- [WHAT IS BEING ASKED]:
Keeping each line exactly as it is, output all of the records.

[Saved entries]

__________

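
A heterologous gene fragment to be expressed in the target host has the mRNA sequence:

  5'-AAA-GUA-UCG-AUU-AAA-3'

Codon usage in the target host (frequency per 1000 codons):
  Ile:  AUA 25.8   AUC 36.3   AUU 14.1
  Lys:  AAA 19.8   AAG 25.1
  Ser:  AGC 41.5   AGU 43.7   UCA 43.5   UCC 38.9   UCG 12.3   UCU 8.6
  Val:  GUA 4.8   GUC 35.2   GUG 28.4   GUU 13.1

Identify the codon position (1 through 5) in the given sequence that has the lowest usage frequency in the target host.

2

Codon 1 AAA (Lys): 19.8 per 1000.
Codon 2 GUA (Val): 4.8 per 1000.
Codon 3 UCG (Ser): 12.3 per 1000.
Codon 4 AUU (Ile): 14.1 per 1000.
Codon 5 AAA (Lys): 19.8 per 1000.
Lowest frequency is 4.8 at codon 2.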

__________

- [ANSWER SPACE]:
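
A heterologous gene fragment to be expressed in the target host has the mRNA sequence:

  5'-AAA-GUA-UCG-AUU-AAA-3'

Codon usage in the target host (frequency per 1000 codons):
  Ile:  AUA 25.8   AUC 36.3   AUU 14.1
  Lys:  AAA 19.8   AAG 25.1
  Ser:  AGC 41.5   AGU 43.7   UCA 43.5   UCC 38.9   UCG 12.3   UCU 8.6
  Val:  GUA 4.8   GUC 35.2   GUG 28.4   GUU 13.1

Identify the codon position (1 through 5) in the given sequence that has the lowest usage frequency in the target host.

2

Codon 1 AAA (Lys): 19.8 per 1000.
Codon 2 GUA (Val): 4.8 per 1000.
Codon 3 UCG (Ser): 12.3 per 1000.
Codon 4 AUU (Ile): 14.1 per 1000.
Codon 5 AAA (Lys): 19.8 per 1000.
Lowest frequency is 4.8 at codon 2.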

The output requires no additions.